[Opening Supplied entries section]

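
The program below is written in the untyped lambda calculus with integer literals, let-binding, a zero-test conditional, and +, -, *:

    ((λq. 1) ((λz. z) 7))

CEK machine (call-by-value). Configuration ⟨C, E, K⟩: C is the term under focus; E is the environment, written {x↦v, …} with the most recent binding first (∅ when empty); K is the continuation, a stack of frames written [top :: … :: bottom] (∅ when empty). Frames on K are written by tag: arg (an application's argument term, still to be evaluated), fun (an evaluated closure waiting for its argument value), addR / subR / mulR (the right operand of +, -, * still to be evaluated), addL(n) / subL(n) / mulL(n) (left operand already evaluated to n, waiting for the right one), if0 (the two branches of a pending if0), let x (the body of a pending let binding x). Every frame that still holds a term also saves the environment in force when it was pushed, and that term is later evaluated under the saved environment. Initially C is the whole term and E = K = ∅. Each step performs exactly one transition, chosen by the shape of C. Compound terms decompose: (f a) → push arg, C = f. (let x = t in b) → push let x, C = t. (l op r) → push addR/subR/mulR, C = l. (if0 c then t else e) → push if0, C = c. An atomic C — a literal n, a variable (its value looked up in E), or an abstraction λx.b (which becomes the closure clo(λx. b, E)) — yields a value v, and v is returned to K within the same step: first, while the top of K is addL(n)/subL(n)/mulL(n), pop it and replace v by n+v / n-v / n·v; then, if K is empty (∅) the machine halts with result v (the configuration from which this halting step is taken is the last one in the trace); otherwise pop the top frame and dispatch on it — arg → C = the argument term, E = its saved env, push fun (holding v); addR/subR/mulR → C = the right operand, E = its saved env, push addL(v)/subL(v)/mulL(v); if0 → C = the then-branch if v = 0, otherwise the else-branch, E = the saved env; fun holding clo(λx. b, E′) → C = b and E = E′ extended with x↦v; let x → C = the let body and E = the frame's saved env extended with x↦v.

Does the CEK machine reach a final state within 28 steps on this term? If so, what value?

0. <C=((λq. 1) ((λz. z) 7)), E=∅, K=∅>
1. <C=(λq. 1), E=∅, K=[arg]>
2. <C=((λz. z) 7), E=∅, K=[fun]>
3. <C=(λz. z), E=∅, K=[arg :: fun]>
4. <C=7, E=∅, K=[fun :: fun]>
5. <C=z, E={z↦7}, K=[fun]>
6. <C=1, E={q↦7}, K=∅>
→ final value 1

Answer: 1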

[Closing Supplied entries section]
[Opening Supplied entries section]

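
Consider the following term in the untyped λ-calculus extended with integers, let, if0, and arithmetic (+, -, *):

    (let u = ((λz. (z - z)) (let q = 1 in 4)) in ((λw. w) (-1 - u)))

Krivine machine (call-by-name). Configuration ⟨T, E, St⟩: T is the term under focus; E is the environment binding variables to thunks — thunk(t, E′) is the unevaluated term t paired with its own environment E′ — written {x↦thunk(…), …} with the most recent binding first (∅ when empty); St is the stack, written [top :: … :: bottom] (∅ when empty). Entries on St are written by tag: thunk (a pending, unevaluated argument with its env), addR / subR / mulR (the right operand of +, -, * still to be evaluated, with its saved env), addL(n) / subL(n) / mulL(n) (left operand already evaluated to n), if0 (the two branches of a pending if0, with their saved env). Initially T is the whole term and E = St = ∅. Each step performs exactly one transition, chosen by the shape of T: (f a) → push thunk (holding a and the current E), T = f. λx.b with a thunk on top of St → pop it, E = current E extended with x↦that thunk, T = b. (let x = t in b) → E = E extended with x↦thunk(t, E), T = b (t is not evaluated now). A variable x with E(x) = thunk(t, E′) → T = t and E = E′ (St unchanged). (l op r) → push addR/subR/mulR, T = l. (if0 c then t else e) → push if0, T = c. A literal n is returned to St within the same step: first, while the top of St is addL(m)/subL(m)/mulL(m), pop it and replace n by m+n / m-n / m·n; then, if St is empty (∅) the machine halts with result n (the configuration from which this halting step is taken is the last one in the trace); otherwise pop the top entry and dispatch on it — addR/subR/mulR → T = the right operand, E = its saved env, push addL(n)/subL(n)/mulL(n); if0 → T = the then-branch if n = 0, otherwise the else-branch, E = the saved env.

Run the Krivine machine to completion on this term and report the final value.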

[Closing Supplied entries section]

=== Description of the task ===
If a line in the entries includes the word "calculus", copy that line out.

=== Response to the task ===
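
The program below is written in the untyped lambda calculus with integer literals, let-binding, a zero-test conditional, and +, -, *:
Consider the following term in the untyped λ-calculus extended with integers, let, if0, and arithmetic (+, -, *):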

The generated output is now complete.